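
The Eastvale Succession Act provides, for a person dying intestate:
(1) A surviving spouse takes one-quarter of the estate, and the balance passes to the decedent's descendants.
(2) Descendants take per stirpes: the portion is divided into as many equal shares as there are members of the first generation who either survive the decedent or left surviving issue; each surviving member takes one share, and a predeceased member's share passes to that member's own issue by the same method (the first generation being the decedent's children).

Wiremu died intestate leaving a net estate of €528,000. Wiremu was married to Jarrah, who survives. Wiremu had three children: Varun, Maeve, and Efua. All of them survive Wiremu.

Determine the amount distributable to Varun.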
-------
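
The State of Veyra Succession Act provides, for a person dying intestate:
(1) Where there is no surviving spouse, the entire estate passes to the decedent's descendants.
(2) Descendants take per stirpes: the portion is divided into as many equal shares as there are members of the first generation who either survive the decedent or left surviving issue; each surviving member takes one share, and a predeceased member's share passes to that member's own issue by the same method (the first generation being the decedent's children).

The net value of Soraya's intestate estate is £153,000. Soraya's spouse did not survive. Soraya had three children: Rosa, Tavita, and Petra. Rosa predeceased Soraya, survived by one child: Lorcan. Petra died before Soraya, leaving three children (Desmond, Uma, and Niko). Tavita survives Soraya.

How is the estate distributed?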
-------
- **What to do**
Take each line in the listing that has the word "person" and copy it.

- **Expected answer**
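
The Eastvale Succession Act provides, for a person dying intestate:
The State of Veyra Succession Act provides, for a person dying intestate: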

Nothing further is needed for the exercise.